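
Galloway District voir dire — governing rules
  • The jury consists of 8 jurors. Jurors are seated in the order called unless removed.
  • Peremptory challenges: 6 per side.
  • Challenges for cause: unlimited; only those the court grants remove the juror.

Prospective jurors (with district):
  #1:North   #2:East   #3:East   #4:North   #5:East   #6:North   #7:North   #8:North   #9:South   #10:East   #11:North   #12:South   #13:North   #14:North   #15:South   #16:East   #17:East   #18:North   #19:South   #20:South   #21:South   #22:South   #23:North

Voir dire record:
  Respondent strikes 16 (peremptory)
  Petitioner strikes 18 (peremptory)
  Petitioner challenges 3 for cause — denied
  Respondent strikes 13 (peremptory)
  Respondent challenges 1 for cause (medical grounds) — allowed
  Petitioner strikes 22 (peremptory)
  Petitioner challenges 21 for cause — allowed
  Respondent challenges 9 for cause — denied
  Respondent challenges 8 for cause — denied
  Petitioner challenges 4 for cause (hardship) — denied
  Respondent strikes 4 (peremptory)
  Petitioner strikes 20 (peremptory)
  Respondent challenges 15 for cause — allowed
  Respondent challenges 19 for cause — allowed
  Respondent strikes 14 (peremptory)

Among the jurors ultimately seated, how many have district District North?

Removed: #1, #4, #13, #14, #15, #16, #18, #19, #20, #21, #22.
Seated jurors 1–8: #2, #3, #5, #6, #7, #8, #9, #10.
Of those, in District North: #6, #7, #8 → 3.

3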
★ ★ ★ ★ ★ ★ ★
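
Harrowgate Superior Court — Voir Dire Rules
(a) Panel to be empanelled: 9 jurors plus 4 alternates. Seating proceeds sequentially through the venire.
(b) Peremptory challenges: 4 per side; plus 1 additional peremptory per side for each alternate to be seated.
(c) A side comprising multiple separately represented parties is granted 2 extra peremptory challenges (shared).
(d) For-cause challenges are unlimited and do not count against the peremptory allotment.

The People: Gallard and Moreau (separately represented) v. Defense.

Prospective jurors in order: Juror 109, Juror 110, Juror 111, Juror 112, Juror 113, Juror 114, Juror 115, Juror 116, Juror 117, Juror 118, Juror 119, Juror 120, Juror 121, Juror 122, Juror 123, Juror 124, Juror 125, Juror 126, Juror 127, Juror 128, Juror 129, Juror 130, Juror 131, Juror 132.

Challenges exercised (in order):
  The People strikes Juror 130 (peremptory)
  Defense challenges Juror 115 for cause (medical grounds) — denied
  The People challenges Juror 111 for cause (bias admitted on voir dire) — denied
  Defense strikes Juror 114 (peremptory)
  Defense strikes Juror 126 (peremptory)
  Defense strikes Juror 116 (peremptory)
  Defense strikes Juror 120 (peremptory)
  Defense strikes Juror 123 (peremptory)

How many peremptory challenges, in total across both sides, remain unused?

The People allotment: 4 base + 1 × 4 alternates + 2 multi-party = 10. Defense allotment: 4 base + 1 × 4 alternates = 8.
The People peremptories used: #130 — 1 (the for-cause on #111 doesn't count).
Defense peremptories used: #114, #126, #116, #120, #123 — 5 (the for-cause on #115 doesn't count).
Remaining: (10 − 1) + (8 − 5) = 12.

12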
★ ★ ★ ★ ★ ★ ★
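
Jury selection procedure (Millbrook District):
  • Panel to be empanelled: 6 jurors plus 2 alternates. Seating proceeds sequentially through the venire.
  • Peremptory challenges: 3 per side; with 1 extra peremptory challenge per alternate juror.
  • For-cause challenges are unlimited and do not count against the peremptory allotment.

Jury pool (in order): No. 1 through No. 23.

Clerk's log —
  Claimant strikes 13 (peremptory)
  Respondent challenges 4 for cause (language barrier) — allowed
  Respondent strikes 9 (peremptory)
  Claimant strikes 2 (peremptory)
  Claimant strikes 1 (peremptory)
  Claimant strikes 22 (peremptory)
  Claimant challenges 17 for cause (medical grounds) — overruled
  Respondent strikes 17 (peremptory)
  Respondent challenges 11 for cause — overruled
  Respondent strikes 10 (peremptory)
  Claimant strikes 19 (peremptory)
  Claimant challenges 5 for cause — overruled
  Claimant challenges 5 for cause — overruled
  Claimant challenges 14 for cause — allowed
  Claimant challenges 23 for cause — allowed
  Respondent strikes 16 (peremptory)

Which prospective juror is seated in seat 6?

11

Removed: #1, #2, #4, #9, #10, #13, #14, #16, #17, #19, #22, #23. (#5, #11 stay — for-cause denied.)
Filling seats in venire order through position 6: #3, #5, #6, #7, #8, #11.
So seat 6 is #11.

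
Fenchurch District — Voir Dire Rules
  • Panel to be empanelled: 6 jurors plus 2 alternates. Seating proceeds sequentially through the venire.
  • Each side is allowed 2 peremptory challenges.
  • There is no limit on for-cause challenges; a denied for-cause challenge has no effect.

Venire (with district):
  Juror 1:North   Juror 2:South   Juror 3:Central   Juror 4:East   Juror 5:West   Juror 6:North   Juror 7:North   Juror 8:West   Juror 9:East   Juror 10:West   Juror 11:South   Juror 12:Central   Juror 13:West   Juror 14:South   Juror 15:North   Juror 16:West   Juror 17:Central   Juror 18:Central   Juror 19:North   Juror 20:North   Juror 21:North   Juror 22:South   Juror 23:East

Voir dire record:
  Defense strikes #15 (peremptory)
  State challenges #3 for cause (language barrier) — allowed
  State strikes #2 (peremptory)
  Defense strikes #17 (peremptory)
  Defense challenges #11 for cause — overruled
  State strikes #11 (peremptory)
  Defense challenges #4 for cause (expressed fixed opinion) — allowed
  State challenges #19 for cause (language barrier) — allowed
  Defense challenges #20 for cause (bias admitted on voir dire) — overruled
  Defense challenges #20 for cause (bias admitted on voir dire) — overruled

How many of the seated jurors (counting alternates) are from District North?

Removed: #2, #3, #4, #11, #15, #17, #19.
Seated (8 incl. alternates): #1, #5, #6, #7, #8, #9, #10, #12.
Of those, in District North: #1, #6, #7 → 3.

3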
★ ★ ★ ★ ★ ★ ★
• **PROBLEM**
If a line in the entries above has the word "unlimited", copy it.

• **YOUR RESPONSE**
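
  • Challenges for cause: unlimited; only those the court grants remove the juror.
(d) For-cause challenges are unlimited and do not count against the peremptory allotment.
  • For-cause challenges are unlimited and do not count against the peremptory allotment.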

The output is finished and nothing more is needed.